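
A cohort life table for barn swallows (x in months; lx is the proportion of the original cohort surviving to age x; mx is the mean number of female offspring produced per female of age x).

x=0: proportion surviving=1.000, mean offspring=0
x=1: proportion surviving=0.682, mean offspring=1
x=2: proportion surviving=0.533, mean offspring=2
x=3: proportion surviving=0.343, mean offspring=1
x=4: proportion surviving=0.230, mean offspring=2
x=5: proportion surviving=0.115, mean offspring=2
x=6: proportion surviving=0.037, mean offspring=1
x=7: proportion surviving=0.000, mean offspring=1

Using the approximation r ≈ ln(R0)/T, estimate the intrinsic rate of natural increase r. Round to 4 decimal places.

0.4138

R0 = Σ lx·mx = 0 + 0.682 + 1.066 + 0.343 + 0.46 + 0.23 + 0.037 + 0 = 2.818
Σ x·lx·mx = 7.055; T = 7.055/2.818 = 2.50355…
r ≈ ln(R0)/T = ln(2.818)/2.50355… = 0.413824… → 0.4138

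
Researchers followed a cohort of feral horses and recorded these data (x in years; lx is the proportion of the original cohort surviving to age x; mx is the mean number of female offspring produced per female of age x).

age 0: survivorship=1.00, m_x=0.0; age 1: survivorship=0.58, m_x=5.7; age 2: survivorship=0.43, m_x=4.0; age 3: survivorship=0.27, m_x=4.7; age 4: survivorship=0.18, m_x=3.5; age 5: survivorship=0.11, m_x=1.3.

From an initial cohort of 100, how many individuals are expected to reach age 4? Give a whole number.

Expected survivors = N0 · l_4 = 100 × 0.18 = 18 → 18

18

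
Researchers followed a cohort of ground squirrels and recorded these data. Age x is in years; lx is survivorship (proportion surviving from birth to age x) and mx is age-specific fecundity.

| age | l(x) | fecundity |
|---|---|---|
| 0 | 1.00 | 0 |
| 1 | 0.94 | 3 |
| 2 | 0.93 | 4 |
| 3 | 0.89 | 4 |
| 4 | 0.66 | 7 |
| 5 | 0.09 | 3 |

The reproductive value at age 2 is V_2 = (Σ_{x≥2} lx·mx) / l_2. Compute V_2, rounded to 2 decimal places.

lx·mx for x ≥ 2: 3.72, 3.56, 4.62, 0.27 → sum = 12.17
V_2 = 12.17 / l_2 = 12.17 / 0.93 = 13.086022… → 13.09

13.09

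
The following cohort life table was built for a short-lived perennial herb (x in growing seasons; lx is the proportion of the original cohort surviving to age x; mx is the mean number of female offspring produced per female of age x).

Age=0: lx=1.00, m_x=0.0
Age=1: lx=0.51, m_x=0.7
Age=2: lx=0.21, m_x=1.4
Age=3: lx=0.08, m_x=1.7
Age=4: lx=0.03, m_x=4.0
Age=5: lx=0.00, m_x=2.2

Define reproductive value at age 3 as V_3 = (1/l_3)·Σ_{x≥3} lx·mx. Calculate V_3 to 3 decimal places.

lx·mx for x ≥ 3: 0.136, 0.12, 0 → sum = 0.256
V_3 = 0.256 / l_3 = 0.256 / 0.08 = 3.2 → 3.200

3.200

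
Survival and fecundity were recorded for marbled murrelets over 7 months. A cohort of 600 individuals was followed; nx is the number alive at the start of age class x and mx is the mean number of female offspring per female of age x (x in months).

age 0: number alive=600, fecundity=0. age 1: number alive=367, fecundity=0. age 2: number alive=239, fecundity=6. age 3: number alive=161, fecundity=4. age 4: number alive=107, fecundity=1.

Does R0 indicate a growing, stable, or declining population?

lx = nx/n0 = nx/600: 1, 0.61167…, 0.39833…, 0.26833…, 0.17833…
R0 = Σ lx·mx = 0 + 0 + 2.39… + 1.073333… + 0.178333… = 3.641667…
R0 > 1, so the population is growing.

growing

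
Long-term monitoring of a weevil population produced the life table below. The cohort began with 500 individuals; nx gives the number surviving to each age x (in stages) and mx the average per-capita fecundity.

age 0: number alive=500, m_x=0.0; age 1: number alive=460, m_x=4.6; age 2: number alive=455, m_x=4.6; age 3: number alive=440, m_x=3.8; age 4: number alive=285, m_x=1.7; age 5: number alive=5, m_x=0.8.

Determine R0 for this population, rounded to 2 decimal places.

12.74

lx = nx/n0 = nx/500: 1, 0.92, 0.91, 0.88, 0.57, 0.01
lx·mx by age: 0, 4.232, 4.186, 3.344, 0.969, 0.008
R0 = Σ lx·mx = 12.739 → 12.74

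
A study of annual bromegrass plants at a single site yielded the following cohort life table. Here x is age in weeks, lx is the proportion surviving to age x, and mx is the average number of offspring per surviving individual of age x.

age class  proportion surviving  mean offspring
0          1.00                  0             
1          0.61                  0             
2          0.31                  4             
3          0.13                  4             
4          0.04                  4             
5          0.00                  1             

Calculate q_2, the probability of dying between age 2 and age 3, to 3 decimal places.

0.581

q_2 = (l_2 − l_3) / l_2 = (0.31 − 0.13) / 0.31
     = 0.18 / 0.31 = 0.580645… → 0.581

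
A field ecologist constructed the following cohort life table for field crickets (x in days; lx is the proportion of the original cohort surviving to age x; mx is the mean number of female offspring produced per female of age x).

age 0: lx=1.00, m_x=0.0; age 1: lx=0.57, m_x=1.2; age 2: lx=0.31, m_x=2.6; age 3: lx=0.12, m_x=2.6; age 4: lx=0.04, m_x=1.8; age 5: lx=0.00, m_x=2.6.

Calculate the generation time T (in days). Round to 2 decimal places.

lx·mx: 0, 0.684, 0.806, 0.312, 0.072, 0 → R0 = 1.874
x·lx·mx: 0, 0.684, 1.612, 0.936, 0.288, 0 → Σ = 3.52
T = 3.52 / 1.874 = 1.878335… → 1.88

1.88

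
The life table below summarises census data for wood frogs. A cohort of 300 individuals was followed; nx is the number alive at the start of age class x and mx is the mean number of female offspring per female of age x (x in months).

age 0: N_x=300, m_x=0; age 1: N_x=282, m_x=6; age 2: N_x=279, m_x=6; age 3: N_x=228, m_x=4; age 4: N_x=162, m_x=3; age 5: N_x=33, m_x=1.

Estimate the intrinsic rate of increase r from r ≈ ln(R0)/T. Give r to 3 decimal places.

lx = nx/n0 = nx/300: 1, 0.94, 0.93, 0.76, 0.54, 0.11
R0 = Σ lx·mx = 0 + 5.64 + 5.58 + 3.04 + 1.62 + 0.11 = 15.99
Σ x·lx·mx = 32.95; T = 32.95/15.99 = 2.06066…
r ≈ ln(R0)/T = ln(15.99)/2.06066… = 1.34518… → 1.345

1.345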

→ YOUR INSTRUCTIONS: Go through the entries above and copy every line containing "these".

→ TASK RESULT:
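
Researchers followed a cohort of feral horses and recorded these data (x in years; lx is the proportion of the original cohort surviving to age x; mx is the mean number of female offspring produced per female of age x).
Researchers followed a cohort of ground squirrels and recorded these data. Age x is in years; lx is survivorship (proportion surviving from birth to age x) and mx is age-specific fecundity.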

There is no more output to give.